━━━ RECORDS PROVIDED

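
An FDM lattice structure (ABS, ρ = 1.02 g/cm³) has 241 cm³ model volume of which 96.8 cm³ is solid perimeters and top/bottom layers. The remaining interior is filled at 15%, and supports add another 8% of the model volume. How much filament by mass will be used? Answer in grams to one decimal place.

140.5 g

Volume inside the shell = 241 − 96.8 = 144.2 cm³.
Deposited infill: 0.15 × 144.2 → 21.63 cm³.
Support = 0.08 × 241, so 19.28 cm³.
Total extruded = 96.8 + 21.63 + 19.28 = 137.71 cm³.
Mass = 137.71 × 1.02 = 140.4642 g.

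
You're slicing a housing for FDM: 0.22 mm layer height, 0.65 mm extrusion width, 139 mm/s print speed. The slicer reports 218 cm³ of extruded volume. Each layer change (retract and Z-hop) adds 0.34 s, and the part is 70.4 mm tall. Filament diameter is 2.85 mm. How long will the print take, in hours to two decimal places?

3.08 hours

Line area: 0.22 × 0.65 → 0.143 mm².
Total extruded path = 218000/0.143 = 1524475.5 mm.
Print-move time: 1524475.5 / 139 → 10967.4 s.
Layers = ⌈70.4/0.22⌉ = 320.
Z-hop total = 320 × 0.34, so 108.8 s.
Altogether 10967.4 + 108.8 = 11076.2 s, i.e. 3.08 hours.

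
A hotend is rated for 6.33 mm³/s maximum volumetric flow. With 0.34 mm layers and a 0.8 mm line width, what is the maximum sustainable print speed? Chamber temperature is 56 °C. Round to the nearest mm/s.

23 mm/s

Bead cross-section = 0.34 × 0.8, so 0.272 mm².
v_max = Q/A = 6.33/0.272 = 23.27 mm/s → 23 mm/s.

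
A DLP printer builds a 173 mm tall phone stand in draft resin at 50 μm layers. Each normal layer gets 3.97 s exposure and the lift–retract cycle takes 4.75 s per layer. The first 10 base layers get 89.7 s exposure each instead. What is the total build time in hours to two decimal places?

Number of layers: 173 / 0.05 → 3460 (rounded up).
Burn-in layers: 10 × (89.7 + 4.75) → 944.5 s.
Regular layers: 3450 × (3.97 + 4.75) → 30084 s.
Sum: 944.5 + 30084 = 31028.5 s → 8.62 hours.

8.62 hours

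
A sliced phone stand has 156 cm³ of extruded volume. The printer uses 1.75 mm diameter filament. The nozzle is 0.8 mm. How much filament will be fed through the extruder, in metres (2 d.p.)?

64.86 m

Cross-section of 1.75 mm filament: π·(1.75/2)² = 2.4053 mm².
Length = 156 cm³ / 2.4053 mm² = 156000 / 2.4053 = 64856.77 mm = 64.86 m.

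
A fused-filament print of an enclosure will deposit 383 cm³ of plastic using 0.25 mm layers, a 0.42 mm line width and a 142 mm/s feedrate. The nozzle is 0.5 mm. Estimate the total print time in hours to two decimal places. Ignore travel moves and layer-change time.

Line area = 0.25 × 0.42 = 0.105 mm².
Total extruded path = 383000/0.105 = 3647619 mm.
Print-move time: 3647619 / 142 → 25687.5 s.
In the requested units: 25687.5 s = 7.14 hours.

7.14 hours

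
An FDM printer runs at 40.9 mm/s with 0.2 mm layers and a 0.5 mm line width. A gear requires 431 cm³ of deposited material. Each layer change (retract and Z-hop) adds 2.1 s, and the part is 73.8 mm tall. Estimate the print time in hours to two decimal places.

29.49 hours

Extrusion cross-section = 0.2 × 0.5, so 0.1 mm².
Path length: 431000 mm³ / 0.1 mm² → 4310000 mm.
Time extruding: 4310000 / 40.9 → 105379 s.
Number of layers: 73.8 / 0.2 → 369 (rounded up).
Z-hop total = 369 × 2.1 = 774.9 s.
Total = 105379 + 774.9 = 106153.9 s = 29.49 hours.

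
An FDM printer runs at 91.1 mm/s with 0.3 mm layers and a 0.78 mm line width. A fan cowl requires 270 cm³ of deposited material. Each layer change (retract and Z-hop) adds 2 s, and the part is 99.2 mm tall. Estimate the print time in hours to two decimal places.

3.70 hours

Line area = 0.3 × 0.78, so 0.234 mm².
Toolpath length = 270 cm³ / 0.234 mm² = 270000 / 0.234 = 1153846.2 mm.
Extrusion time = 1153846.2 / 91.1 = 12665.7 s.
Layers = ⌈99.2/0.3⌉ = 331.
Non-print overhead: 331 × 2 → 662 s.
Total = 12665.7 + 662 = 13327.7 s = 3.70 hours.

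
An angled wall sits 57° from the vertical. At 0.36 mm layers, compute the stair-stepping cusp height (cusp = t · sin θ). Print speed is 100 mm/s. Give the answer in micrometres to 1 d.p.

sin(57°) = 0.8387, so cusp = 0.36 × 0.8387 = 0.301932 mm → 301.9 μm.

301.9 μm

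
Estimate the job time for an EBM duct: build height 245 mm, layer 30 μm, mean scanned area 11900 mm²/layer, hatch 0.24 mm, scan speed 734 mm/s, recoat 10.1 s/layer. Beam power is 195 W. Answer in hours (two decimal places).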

━━━━━━

ACTIVITY ::
Without changing a single character, repeat each record.

OUTPUT FOR THIS TASK ::
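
An FDM lattice structure (ABS, ρ = 1.02 g/cm³) has 241 cm³ model volume of which 96.8 cm³ is solid perimeters and top/bottom layers. The remaining interior is filled at 15%, and supports add another 8% of the model volume. How much filament by mass will be used? Answer in grams to one decimal place.

140.5 g

Volume inside the shell = 241 − 96.8 = 144.2 cm³.
Deposited infill: 0.15 × 144.2 → 21.63 cm³.
Support = 0.08 × 241, so 19.28 cm³.
Total extruded = 96.8 + 21.63 + 19.28 = 137.71 cm³.
Mass = 137.71 × 1.02 = 140.4642 g.

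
You're slicing a housing for FDM: 0.22 mm layer height, 0.65 mm extrusion width, 139 mm/s print speed. The slicer reports 218 cm³ of extruded volume. Each layer change (retract and Z-hop) adds 0.34 s, and the part is 70.4 mm tall. Filament diameter is 2.85 mm. How long will the print take, in hours to two decimal places?

3.08 hours

Line area: 0.22 × 0.65 → 0.143 mm².
Total extruded path = 218000/0.143 = 1524475.5 mm.
Print-move time: 1524475.5 / 139 → 10967.4 s.
Layers = ⌈70.4/0.22⌉ = 320.
Z-hop total = 320 × 0.34, so 108.8 s.
Altogether 10967.4 + 108.8 = 11076.2 s, i.e. 3.08 hours.

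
A hotend is rated for 6.33 mm³/s maximum volumetric flow. With 0.34 mm layers and a 0.8 mm line width, what is the maximum sustainable print speed? Chamber temperature is 56 °C. Round to the nearest mm/s.

23 mm/s

Bead cross-section = 0.34 × 0.8, so 0.272 mm².
v_max = Q/A = 6.33/0.272 = 23.27 mm/s → 23 mm/s.

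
A DLP printer builds a 173 mm tall phone stand in draft resin at 50 μm layers. Each normal layer gets 3.97 s exposure and the lift–retract cycle takes 4.75 s per layer. The first 10 base layers get 89.7 s exposure each instead. What is the total build time in hours to two decimal places?

Number of layers: 173 / 0.05 → 3460 (rounded up).
Burn-in layers: 10 × (89.7 + 4.75) → 944.5 s.
Regular layers: 3450 × (3.97 + 4.75) → 30084 s.
Sum: 944.5 + 30084 = 31028.5 s → 8.62 hours.

8.62 hours

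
A sliced phone stand has 156 cm³ of extruded volume. The printer uses 1.75 mm diameter filament. The nozzle is 0.8 mm. How much filament will be fed through the extruder, in metres (2 d.p.)?

64.86 m

Cross-section of 1.75 mm filament: π·(1.75/2)² = 2.4053 mm².
Length = 156 cm³ / 2.4053 mm² = 156000 / 2.4053 = 64856.77 mm = 64.86 m.

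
A fused-filament print of an enclosure will deposit 383 cm³ of plastic using 0.25 mm layers, a 0.42 mm line width and a 142 mm/s feedrate. The nozzle is 0.5 mm. Estimate the total print time in hours to two decimal places. Ignore travel moves and layer-change time.

Line area = 0.25 × 0.42 = 0.105 mm².
Total extruded path = 383000/0.105 = 3647619 mm.
Print-move time: 3647619 / 142 → 25687.5 s.
In the requested units: 25687.5 s = 7.14 hours.

7.14 hours

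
An FDM printer runs at 40.9 mm/s with 0.2 mm layers and a 0.5 mm line width. A gear requires 431 cm³ of deposited material. Each layer change (retract and Z-hop) adds 2.1 s, and the part is 73.8 mm tall. Estimate the print time in hours to two decimal places.

29.49 hours

Extrusion cross-section = 0.2 × 0.5, so 0.1 mm².
Path length: 431000 mm³ / 0.1 mm² → 4310000 mm.
Time extruding: 4310000 / 40.9 → 105379 s.
Number of layers: 73.8 / 0.2 → 369 (rounded up).
Z-hop total = 369 × 2.1 = 774.9 s.
Total = 105379 + 774.9 = 106153.9 s = 29.49 hours.

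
An FDM printer runs at 91.1 mm/s with 0.3 mm layers and a 0.78 mm line width. A fan cowl requires 270 cm³ of deposited material. Each layer change (retract and Z-hop) adds 2 s, and the part is 99.2 mm tall. Estimate the print time in hours to two decimal places.

3.70 hours

Line area = 0.3 × 0.78, so 0.234 mm².
Toolpath length = 270 cm³ / 0.234 mm² = 270000 / 0.234 = 1153846.2 mm.
Extrusion time = 1153846.2 / 91.1 = 12665.7 s.
Layers = ⌈99.2/0.3⌉ = 331.
Non-print overhead: 331 × 2 → 662 s.
Total = 12665.7 + 662 = 13327.7 s = 3.70 hours.

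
An angled wall sits 57° from the vertical. At 0.36 mm layers, compute the stair-stepping cusp height (cusp = t · sin θ). Print speed is 100 mm/s. Give the answer in micrometres to 1 d.p.

sin(57°) = 0.8387, so cusp = 0.36 × 0.8387 = 0.301932 mm → 301.9 μm.

301.9 μm

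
Estimate the job time for an EBM duct: build height 245 mm, layer 30 μm, mean scanned area 11900 mm²/layer, hatch 0.24 mm, scan speed 734 mm/s, recoat 10.1 s/layer. Beam power is 195 W. Answer in hours (two decimal places).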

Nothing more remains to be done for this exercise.